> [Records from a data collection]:
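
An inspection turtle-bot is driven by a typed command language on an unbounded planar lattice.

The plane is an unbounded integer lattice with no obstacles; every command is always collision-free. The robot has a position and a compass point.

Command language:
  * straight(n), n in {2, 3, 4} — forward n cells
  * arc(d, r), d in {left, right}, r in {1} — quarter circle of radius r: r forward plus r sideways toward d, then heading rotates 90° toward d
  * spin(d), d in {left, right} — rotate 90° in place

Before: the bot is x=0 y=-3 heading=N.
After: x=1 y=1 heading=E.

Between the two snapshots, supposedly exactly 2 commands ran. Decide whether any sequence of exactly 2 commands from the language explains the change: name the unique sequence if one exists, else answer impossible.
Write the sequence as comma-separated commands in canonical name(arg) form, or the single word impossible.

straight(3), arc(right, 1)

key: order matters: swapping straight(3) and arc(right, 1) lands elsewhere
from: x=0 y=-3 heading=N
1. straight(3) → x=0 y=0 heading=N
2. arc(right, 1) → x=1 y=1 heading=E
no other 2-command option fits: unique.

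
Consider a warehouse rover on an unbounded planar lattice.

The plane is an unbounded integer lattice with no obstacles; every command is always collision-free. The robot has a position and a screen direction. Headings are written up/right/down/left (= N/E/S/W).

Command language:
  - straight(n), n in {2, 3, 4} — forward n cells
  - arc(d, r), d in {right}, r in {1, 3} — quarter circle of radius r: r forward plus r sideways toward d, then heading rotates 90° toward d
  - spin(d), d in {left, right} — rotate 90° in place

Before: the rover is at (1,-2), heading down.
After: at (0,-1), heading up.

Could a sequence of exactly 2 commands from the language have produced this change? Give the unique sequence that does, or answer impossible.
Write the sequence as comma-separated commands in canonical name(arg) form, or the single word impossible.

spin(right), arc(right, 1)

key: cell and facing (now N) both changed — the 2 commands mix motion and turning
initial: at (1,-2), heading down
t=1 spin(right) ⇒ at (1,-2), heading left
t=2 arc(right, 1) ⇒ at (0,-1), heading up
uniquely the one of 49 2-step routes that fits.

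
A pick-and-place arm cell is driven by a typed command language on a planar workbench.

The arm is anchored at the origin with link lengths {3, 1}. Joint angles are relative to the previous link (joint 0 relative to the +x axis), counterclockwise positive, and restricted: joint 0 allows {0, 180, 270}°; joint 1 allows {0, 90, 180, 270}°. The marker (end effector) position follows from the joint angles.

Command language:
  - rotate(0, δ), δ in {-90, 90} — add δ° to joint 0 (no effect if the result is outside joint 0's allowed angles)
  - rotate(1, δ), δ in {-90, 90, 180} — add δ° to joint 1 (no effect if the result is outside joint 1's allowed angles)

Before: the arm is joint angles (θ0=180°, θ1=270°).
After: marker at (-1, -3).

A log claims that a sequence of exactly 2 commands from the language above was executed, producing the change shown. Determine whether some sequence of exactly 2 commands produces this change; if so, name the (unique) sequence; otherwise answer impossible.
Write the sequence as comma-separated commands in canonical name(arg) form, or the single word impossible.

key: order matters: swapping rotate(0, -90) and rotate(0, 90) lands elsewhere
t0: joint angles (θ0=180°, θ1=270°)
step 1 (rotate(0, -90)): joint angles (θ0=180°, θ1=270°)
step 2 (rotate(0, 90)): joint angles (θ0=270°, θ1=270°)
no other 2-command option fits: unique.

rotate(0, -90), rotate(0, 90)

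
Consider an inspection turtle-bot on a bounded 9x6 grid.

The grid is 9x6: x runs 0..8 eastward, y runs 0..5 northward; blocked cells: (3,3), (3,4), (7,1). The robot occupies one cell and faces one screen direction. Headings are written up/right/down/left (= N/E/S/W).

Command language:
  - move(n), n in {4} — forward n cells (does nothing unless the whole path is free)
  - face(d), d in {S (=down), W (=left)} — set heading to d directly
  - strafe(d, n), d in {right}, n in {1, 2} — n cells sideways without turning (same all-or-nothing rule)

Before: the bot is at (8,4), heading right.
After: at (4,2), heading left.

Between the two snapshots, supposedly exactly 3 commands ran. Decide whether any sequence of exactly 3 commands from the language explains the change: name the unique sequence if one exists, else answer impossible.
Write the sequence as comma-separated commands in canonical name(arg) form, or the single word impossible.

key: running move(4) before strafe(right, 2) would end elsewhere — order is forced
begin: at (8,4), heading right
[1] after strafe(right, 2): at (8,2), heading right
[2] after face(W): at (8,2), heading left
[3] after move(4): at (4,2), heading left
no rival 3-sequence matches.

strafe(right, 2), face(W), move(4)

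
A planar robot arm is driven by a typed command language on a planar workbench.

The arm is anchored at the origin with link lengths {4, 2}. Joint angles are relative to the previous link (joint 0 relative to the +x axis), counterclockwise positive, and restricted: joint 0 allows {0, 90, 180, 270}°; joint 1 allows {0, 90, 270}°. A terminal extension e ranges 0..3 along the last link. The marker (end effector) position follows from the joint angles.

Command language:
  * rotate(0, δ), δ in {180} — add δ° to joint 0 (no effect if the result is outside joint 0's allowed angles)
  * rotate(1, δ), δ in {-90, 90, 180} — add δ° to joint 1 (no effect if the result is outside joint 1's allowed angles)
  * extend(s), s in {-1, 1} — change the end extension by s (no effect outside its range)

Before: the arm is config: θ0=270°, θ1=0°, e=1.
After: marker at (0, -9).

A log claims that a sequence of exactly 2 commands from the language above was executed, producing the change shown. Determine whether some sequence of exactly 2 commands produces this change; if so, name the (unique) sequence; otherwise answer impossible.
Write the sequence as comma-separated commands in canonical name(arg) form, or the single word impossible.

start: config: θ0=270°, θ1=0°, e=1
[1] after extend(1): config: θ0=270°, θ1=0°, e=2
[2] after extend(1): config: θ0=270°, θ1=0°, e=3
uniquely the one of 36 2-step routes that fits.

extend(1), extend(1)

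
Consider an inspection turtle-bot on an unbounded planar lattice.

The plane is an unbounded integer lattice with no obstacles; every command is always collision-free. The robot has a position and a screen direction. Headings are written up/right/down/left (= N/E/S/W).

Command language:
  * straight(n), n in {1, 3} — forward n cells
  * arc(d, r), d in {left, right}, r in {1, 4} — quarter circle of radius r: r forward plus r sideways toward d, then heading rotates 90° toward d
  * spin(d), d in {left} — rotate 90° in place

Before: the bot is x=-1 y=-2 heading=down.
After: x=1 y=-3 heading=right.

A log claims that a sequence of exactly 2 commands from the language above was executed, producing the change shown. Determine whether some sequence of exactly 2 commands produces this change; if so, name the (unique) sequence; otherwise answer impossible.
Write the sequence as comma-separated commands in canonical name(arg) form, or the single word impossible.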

--

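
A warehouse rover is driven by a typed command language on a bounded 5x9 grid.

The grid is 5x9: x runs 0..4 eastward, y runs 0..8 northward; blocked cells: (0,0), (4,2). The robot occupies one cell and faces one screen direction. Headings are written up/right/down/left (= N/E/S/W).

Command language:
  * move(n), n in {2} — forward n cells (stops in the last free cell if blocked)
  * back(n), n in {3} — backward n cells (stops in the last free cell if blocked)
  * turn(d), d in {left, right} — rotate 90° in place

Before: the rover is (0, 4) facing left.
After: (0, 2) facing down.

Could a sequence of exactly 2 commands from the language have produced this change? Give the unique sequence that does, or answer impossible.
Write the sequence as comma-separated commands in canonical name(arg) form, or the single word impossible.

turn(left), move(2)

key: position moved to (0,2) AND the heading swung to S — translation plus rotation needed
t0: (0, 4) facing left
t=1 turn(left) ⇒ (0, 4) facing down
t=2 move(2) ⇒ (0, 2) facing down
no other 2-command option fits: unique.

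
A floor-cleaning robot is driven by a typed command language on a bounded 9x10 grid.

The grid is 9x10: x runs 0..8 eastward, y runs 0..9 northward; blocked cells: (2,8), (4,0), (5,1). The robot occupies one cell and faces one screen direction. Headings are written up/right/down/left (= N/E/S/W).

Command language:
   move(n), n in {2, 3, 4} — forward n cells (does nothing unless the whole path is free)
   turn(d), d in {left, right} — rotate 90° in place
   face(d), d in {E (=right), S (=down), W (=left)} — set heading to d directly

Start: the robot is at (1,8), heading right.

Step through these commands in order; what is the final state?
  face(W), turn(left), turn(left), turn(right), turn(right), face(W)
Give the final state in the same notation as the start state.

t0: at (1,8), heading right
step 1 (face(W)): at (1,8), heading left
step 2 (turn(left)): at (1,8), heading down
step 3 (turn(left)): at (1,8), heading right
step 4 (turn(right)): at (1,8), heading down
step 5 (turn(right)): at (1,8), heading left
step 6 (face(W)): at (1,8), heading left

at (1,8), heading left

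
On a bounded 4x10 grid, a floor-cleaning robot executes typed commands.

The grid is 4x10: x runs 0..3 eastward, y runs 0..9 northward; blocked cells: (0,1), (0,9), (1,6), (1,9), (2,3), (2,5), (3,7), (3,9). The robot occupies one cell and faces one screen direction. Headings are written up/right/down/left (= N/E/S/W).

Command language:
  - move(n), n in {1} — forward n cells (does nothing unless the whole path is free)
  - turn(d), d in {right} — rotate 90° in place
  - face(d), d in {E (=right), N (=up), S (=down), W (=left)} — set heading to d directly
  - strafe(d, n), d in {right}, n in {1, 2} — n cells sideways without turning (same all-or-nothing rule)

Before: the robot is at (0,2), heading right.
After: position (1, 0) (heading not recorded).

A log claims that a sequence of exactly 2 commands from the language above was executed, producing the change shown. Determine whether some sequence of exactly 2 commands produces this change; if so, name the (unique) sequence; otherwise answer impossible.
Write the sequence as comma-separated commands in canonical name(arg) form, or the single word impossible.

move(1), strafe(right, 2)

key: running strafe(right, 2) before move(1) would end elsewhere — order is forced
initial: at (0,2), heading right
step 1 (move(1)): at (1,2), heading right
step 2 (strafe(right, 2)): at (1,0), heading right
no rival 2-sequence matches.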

> [WHAT TO PRODUCE]: Each line of the entries above that includes the string "path" should be copied out.

> [SOLUTION FOR THIS EXERCISE]:
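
  - move(n), n in {4} — forward n cells (does nothing unless the whole path is free)
   move(n), n in {2, 3, 4} — forward n cells (does nothing unless the whole path is free)
  - move(n), n in {1} — forward n cells (does nothing unless the whole path is free)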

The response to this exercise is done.